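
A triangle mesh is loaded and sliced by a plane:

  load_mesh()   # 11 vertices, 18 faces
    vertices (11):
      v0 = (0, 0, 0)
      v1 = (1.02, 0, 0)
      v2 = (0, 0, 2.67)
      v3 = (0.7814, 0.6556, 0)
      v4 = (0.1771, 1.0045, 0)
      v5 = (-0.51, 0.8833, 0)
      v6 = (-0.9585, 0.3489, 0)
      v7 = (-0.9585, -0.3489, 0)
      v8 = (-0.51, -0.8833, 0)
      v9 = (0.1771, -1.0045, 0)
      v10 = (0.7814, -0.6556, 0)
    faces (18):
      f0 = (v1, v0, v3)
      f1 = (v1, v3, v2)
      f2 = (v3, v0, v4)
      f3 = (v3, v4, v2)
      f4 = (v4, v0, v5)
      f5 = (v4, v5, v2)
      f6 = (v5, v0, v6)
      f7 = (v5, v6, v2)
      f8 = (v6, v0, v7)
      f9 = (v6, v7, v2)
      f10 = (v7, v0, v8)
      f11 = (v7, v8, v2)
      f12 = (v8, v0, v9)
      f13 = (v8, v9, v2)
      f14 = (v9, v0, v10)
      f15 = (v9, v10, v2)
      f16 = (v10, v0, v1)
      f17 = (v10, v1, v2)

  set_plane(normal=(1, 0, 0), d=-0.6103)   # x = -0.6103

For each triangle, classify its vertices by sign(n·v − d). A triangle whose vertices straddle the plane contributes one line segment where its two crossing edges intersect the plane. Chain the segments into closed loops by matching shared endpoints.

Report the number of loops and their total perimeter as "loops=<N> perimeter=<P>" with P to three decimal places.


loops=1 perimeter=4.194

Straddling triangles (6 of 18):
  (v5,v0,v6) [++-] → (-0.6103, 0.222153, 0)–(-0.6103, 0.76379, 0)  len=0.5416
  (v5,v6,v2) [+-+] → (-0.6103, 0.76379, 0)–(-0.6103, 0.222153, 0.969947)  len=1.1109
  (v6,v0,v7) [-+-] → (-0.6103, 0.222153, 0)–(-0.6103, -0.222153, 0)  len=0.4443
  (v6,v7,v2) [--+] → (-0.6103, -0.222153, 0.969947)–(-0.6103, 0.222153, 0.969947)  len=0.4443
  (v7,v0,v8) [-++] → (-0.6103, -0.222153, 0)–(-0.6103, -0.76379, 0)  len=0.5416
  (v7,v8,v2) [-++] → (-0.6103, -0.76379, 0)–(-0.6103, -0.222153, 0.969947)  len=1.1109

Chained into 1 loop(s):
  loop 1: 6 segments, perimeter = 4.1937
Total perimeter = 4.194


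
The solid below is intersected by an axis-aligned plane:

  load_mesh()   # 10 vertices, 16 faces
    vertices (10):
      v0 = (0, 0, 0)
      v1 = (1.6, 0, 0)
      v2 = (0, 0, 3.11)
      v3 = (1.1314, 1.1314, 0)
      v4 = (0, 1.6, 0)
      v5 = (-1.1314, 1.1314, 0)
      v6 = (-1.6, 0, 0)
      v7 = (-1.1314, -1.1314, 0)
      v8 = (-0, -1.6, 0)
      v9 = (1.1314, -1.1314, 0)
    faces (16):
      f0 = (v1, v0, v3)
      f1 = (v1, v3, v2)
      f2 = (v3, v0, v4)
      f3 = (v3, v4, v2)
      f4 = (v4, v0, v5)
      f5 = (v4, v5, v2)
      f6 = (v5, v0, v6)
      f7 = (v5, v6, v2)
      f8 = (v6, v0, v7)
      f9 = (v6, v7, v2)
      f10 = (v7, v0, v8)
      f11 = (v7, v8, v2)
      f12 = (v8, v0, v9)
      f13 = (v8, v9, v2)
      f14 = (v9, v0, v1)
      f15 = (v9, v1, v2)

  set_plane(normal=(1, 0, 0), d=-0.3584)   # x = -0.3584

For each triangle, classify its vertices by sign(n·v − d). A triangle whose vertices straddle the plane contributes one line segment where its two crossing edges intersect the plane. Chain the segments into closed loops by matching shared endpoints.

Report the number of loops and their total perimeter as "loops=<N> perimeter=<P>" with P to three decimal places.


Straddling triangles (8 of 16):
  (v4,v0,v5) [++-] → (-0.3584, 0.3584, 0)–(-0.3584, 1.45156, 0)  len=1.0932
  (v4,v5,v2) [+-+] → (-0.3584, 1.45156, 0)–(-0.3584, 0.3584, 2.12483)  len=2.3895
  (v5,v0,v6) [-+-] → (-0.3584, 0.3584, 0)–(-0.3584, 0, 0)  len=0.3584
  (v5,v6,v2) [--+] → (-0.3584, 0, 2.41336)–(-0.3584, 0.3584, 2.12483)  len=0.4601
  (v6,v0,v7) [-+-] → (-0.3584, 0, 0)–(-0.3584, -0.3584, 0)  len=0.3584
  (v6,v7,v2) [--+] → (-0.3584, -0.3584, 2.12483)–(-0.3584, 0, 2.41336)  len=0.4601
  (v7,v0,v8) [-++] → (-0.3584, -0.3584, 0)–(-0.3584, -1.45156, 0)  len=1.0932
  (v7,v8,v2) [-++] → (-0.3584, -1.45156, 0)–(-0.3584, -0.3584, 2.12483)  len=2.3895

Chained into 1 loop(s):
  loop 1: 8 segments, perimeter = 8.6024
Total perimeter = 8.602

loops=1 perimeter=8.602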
·····
The data must be transcribed in full. Every word stays the same.

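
A triangle mesh is loaded and sliced by a plane:

  load_mesh()   # 11 vertices, 18 faces
    vertices (11):
      v0 = (0, 0, 0)
      v1 = (1.02, 0, 0)
      v2 = (0, 0, 2.67)
      v3 = (0.7814, 0.6556, 0)
      v4 = (0.1771, 1.0045, 0)
      v5 = (-0.51, 0.8833, 0)
      v6 = (-0.9585, 0.3489, 0)
      v7 = (-0.9585, -0.3489, 0)
      v8 = (-0.51, -0.8833, 0)
      v9 = (0.1771, -1.0045, 0)
      v10 = (0.7814, -0.6556, 0)
    faces (18):
      f0 = (v1, v0, v3)
      f1 = (v1, v3, v2)
      f2 = (v3, v0, v4)
      f3 = (v3, v4, v2)
      f4 = (v4, v0, v5)
      f5 = (v4, v5, v2)
      f6 = (v5, v0, v6)
      f7 = (v5, v6, v2)
      f8 = (v6, v0, v7)
      f9 = (v6, v7, v2)
      f10 = (v7, v0, v8)
      f11 = (v7, v8, v2)
      f12 = (v8, v0, v9)
      f13 = (v8, v9, v2)
      f14 = (v9, v0, v10)
      f15 = (v9, v10, v2)
      f16 = (v10, v0, v1)
      f17 = (v10, v1, v2)

  set_plane(normal=(1, 0, 0), d=-0.6103)   # x = -0.6103

For each triangle, classify its vertices by sign(n·v − d). A triangle whose vertices straddle the plane contributes one line segment where its two crossing edges intersect the plane. Chain the segments into closed loops by matching shared endpoints.

Report the number of loops and their total perimeter as "loops=<N> perimeter=<P>" with P to three decimal places.


loops=1 perimeter=4.194

Straddling triangles (6 of 18):
  (v5,v0,v6) [++-] → (-0.6103, 0.222153, 0)–(-0.6103, 0.76379, 0)  len=0.5416
  (v5,v6,v2) [+-+] → (-0.6103, 0.76379, 0)–(-0.6103, 0.222153, 0.969947)  len=1.1109
  (v6,v0,v7) [-+-] → (-0.6103, 0.222153, 0)–(-0.6103, -0.222153, 0)  len=0.4443
  (v6,v7,v2) [--+] → (-0.6103, -0.222153, 0.969947)–(-0.6103, 0.222153, 0.969947)  len=0.4443
  (v7,v0,v8) [-++] → (-0.6103, -0.222153, 0)–(-0.6103, -0.76379, 0)  len=0.5416
  (v7,v8,v2) [-++] → (-0.6103, -0.76379, 0)–(-0.6103, -0.222153, 0.969947)  len=1.1109

Chained into 1 loop(s):
  loop 1: 6 segments, perimeter = 4.1937
Total perimeter = 4.194


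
The solid below is intersected by an axis-aligned plane:

  load_mesh()   # 10 vertices, 16 faces
    vertices (10):
      v0 = (0, 0, 0)
      v1 = (1.6, 0, 0)
      v2 = (0, 0, 3.11)
      v3 = (1.1314, 1.1314, 0)
      v4 = (0, 1.6, 0)
      v5 = (-1.1314, 1.1314, 0)
      v6 = (-1.6, 0, 0)
      v7 = (-1.1314, -1.1314, 0)
      v8 = (-0, -1.6, 0)
      v9 = (1.1314, -1.1314, 0)
    faces (16):
      f0 = (v1, v0, v3)
      f1 = (v1, v3, v2)
      f2 = (v3, v0, v4)
      f3 = (v3, v4, v2)
      f4 = (v4, v0, v5)
      f5 = (v4, v5, v2)
      f6 = (v5, v0, v6)
      f7 = (v5, v6, v2)
      f8 = (v6, v0, v7)
      f9 = (v6, v7, v2)
      f10 = (v7, v0, v8)
      f11 = (v7, v8, v2)
      f12 = (v8, v0, v9)
      f13 = (v8, v9, v2)
      f14 = (v9, v0, v1)
      f15 = (v9, v1, v2)

  set_plane(normal=(1, 0, 0), d=-0.3584)   # x = -0.3584

For each triangle, classify its vertices by sign(n·v − d). A triangle whose vertices straddle the plane contributes one line segment where its two crossing edges intersect the plane. Chain the segments into closed loops by matching shared endpoints.

Report the number of loops and their total perimeter as "loops=<N> perimeter=<P>" with P to three decimal places.


Straddling triangles (8 of 16):
  (v4,v0,v5) [++-] → (-0.3584, 0.3584, 0)–(-0.3584, 1.45156, 0)  len=1.0932
  (v4,v5,v2) [+-+] → (-0.3584, 1.45156, 0)–(-0.3584, 0.3584, 2.12483)  len=2.3895
  (v5,v0,v6) [-+-] → (-0.3584, 0.3584, 0)–(-0.3584, 0, 0)  len=0.3584
  (v5,v6,v2) [--+] → (-0.3584, 0, 2.41336)–(-0.3584, 0.3584, 2.12483)  len=0.4601
  (v6,v0,v7) [-+-] → (-0.3584, 0, 0)–(-0.3584, -0.3584, 0)  len=0.3584
  (v6,v7,v2) [--+] → (-0.3584, -0.3584, 2.12483)–(-0.3584, 0, 2.41336)  len=0.4601
  (v7,v0,v8) [-++] → (-0.3584, -0.3584, 0)–(-0.3584, -1.45156, 0)  len=1.0932
  (v7,v8,v2) [-++] → (-0.3584, -1.45156, 0)–(-0.3584, -0.3584, 2.12483)  len=2.3895

Chained into 1 loop(s):
  loop 1: 8 segments, perimeter = 8.6024
Total perimeter = 8.602

loops=1 perimeter=8.602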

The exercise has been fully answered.